----- Dataset content

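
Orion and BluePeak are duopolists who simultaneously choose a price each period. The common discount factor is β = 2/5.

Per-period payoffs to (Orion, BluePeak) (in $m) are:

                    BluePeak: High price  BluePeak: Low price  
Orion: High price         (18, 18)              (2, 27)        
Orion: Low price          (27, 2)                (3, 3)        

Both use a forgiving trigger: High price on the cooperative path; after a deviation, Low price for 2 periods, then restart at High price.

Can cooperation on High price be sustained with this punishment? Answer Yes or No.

Comparing payoff streams over the 3 periods until play realigns: cooperate → 18(1+β+…+β^2); deviate → 27 + 3(β+…+β^2).
Cooperation is sustained iff (18−3)(β+…+β^2) ≥ 27−18.
β+…+β^2 = 2/5·(1−(2/5)^2)/(1−2/5) = 0.5600, and (27−18)/(18−3) = 0.6000.
0.5600 < 0.6000, so cooperation is not sustainable.

No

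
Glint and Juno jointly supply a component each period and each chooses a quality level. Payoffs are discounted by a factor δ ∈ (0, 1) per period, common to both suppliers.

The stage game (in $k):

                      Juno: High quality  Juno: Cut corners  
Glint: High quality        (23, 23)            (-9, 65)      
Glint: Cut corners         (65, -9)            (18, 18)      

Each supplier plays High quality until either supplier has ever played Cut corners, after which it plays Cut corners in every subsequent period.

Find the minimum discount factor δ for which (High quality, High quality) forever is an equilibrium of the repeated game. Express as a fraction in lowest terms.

One-period gain from deviating is 65 − 23 = 42. The loss is 23 − 18 = 5 in every subsequent period, with present value 5·δ/(1−δ).
Deviation is unprofitable when 5·δ/(1−δ) ≥ 42, i.e. δ/(1−δ) ≥ 42/5.
Equivalently δ ≥ 42/(42+5) = 42/47.

42/47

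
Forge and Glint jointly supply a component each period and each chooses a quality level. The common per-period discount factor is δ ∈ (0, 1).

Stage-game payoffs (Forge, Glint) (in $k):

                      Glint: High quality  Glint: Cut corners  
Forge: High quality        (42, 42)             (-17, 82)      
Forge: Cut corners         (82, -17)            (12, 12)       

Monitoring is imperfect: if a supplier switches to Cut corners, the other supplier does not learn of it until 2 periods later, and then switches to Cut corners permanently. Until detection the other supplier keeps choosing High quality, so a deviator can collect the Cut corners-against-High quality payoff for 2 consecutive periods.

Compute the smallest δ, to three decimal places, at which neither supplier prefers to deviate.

Deviating for the 2 undetected periods gains 82−42 = 40 per period over cooperation, then loses 42−12 = 30 per period forever once punishment starts.
Gain: 40(1 + δ + … + δ^1); loss: 30·δ^2/(1−δ).
No profitable deviation ⇔ 40(1−δ^2) ≤ 30·δ^2, i.e. δ^2 ≥ 40/(40+30) = 4/7.
Hence δ ≥ (4/7)^(1/2) ≈ 0.756.

0.756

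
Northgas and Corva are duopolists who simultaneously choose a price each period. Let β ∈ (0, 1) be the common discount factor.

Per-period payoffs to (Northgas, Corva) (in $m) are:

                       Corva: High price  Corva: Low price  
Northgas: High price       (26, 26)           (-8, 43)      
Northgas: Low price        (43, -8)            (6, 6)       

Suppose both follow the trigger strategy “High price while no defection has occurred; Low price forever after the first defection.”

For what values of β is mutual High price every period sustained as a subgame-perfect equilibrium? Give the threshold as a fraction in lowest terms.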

----------

What is being asked
Copy out every record above exactly as written.

Result below
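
Orion and BluePeak are duopolists who simultaneously choose a price each period. The common discount factor is β = 2/5.

Per-period payoffs to (Orion, BluePeak) (in $m) are:

                    BluePeak: High price  BluePeak: Low price  
Orion: High price         (18, 18)              (2, 27)        
Orion: Low price          (27, 2)                (3, 3)        

Both use a forgiving trigger: High price on the cooperative path; after a deviation, Low price for 2 periods, then restart at High price.

Can cooperation on High price be sustained with this punishment? Answer Yes or No.

Comparing payoff streams over the 3 periods until play realigns: cooperate → 18(1+β+…+β^2); deviate → 27 + 3(β+…+β^2).
Cooperation is sustained iff (18−3)(β+…+β^2) ≥ 27−18.
β+…+β^2 = 2/5·(1−(2/5)^2)/(1−2/5) = 0.5600, and (27−18)/(18−3) = 0.6000.
0.5600 < 0.6000, so cooperation is not sustainable.

No

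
Glint and Juno jointly supply a component each period and each chooses a quality level. Payoffs are discounted by a factor δ ∈ (0, 1) per period, common to both suppliers.

The stage game (in $k):

                      Juno: High quality  Juno: Cut corners  
Glint: High quality        (23, 23)            (-9, 65)      
Glint: Cut corners         (65, -9)            (18, 18)      

Each supplier plays High quality until either supplier has ever played Cut corners, after which it plays Cut corners in every subsequent period.

Find the minimum discount factor δ for which (High quality, High quality) forever is an equilibrium of the repeated game. Express as a fraction in lowest terms.

One-period gain from deviating is 65 − 23 = 42. The loss is 23 − 18 = 5 in every subsequent period, with present value 5·δ/(1−δ).
Deviation is unprofitable when 5·δ/(1−δ) ≥ 42, i.e. δ/(1−δ) ≥ 42/5.
Equivalently δ ≥ 42/(42+5) = 42/47.

42/47

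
Forge and Glint jointly supply a component each period and each chooses a quality level. The common per-period discount factor is δ ∈ (0, 1).

Stage-game payoffs (Forge, Glint) (in $k):

                      Glint: High quality  Glint: Cut corners  
Forge: High quality        (42, 42)             (-17, 82)      
Forge: Cut corners         (82, -17)            (12, 12)       

Monitoring is imperfect: if a supplier switches to Cut corners, the other supplier does not learn of it until 2 periods later, and then switches to Cut corners permanently. Until detection the other supplier keeps choosing High quality, so a deviator can collect the Cut corners-against-High quality payoff for 2 consecutive periods.

Compute the smallest δ, to three decimal places, at which neither supplier prefers to deviate.

Deviating for the 2 undetected periods gains 82−42 = 40 per period over cooperation, then loses 42−12 = 30 per period forever once punishment starts.
Gain: 40(1 + δ + … + δ^1); loss: 30·δ^2/(1−δ).
No profitable deviation ⇔ 40(1−δ^2) ≤ 30·δ^2, i.e. δ^2 ≥ 40/(40+30) = 4/7.
Hence δ ≥ (4/7)^(1/2) ≈ 0.756.

0.756

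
Northgas and Corva are duopolists who simultaneously choose a price each period. Let β ∈ (0, 1) be the common discount factor.

Per-period payoffs to (Northgas, Corva) (in $m) are:

                       Corva: High price  Corva: Low price  
Northgas: High price       (26, 26)           (-8, 43)      
Northgas: Low price        (43, -8)            (6, 6)       

Suppose both follow the trigger strategy “High price while no defection has occurred; Low price forever after the first defection.”

For what values of β is mutual High price every period sustained as a subgame-perfect equilibrium? Give the threshold as a fraction in lowest terms.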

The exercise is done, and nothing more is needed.